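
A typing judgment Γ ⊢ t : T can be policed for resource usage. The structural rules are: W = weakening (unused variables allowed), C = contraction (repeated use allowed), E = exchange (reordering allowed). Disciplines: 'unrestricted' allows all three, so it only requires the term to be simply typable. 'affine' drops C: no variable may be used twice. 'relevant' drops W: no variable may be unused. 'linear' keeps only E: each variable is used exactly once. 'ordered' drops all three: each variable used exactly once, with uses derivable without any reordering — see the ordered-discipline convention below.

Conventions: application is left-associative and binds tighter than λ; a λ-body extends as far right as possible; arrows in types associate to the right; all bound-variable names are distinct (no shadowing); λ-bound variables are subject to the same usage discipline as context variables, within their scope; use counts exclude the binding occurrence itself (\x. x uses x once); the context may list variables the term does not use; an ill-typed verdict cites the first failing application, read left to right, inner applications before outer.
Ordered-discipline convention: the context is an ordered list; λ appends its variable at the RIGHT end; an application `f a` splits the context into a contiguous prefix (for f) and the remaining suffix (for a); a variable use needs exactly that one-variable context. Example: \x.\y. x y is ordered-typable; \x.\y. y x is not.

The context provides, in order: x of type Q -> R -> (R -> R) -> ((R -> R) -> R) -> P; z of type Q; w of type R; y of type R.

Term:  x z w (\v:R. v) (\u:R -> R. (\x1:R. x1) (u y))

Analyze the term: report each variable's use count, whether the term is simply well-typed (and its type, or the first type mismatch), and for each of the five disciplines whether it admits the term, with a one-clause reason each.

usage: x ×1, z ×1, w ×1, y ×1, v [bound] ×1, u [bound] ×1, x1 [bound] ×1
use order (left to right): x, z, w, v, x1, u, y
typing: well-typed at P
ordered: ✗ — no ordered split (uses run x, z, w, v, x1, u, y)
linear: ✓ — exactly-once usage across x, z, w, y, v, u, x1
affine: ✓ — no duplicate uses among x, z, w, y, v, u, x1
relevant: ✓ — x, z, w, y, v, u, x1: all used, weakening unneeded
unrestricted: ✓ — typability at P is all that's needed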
◇ ◇ ◇ ◇ ◇
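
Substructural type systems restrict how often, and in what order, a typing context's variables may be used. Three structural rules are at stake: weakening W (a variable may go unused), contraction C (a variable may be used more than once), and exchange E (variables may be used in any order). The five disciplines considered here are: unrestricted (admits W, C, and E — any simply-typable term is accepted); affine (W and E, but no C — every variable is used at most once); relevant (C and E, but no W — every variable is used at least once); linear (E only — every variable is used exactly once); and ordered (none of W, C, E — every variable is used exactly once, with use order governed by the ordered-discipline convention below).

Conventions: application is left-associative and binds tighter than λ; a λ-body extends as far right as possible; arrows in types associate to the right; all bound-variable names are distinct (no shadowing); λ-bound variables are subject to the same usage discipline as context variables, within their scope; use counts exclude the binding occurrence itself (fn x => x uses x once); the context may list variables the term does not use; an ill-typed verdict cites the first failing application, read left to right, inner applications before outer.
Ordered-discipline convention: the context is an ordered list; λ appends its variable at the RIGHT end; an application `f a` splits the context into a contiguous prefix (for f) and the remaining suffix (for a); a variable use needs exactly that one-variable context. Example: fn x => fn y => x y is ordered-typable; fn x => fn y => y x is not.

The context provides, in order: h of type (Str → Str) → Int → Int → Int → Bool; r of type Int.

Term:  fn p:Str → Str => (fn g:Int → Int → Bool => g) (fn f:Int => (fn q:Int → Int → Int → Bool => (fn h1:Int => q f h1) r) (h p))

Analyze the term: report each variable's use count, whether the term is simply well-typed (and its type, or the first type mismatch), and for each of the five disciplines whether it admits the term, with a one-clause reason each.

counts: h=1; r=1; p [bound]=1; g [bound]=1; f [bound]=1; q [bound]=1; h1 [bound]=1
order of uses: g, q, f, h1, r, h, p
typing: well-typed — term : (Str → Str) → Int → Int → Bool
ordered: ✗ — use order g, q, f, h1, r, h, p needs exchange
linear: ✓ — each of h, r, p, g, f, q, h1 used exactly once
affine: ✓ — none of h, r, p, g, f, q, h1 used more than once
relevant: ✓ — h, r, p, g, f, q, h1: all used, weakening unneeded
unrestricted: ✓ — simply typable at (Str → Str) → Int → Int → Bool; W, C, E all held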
◇ ◇ ◇ ◇ ◇
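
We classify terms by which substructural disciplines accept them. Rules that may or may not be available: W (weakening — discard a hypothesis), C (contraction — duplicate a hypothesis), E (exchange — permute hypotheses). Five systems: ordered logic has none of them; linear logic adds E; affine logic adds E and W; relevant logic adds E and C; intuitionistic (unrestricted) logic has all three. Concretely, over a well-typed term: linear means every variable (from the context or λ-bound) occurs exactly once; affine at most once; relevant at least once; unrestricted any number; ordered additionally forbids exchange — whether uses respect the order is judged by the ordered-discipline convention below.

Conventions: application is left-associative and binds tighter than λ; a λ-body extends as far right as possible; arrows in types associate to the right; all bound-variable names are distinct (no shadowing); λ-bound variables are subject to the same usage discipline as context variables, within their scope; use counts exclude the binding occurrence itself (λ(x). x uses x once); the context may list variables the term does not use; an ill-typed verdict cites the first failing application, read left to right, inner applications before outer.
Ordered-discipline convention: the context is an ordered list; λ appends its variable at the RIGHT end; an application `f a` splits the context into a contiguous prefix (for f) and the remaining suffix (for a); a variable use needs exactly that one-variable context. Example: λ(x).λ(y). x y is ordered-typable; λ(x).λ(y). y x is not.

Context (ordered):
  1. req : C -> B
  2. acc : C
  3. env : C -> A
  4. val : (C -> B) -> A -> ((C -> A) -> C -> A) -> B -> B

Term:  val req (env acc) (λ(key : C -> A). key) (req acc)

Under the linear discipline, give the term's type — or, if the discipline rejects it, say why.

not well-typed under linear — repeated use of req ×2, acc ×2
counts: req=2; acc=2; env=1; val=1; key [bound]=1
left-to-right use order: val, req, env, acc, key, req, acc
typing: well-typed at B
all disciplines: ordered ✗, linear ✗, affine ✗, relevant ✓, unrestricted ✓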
◇ ◇ ◇ ◇ ◇
__Your instructions__:
Report every line from the material above that mentions the word "provides".

__Written answer__:
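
The context provides, in order: x of type Q -> R -> (R -> R) -> ((R -> R) -> R) -> P; z of type Q; w of type R; y of type R.
The context provides, in order: h of type (Str → Str) → Int → Int → Int → Bool; r of type Int.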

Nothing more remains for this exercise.